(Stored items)
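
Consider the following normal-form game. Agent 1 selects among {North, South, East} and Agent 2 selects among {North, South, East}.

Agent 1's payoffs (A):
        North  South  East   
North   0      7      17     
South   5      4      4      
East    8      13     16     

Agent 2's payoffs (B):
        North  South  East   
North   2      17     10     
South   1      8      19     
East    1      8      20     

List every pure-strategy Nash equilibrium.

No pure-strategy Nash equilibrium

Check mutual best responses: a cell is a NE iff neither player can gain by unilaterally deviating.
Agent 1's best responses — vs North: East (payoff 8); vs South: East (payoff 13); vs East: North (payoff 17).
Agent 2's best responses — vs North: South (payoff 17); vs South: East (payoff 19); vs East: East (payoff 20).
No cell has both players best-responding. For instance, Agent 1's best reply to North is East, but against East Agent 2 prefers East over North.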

---

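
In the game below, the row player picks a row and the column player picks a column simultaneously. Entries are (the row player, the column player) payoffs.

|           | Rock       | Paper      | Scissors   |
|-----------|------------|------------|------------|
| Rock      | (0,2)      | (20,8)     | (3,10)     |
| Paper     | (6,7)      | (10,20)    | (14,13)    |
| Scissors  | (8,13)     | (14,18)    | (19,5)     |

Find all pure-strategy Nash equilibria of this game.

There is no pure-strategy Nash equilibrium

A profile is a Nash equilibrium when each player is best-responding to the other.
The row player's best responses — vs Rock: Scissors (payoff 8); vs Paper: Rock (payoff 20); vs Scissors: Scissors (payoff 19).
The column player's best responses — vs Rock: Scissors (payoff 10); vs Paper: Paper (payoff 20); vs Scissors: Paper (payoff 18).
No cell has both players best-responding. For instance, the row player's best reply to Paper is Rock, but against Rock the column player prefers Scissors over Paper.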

- **Assignment**
In the entries above, which lines hold the string "payoffs"? Report all of them.

- **Expected answer**
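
Agent 1's payoffs (A):
Agent 2's payoffs (B):
In the game below, the row player picks a row and the column player picks a column simultaneously. Entries are (the row player, the column player) payoffs.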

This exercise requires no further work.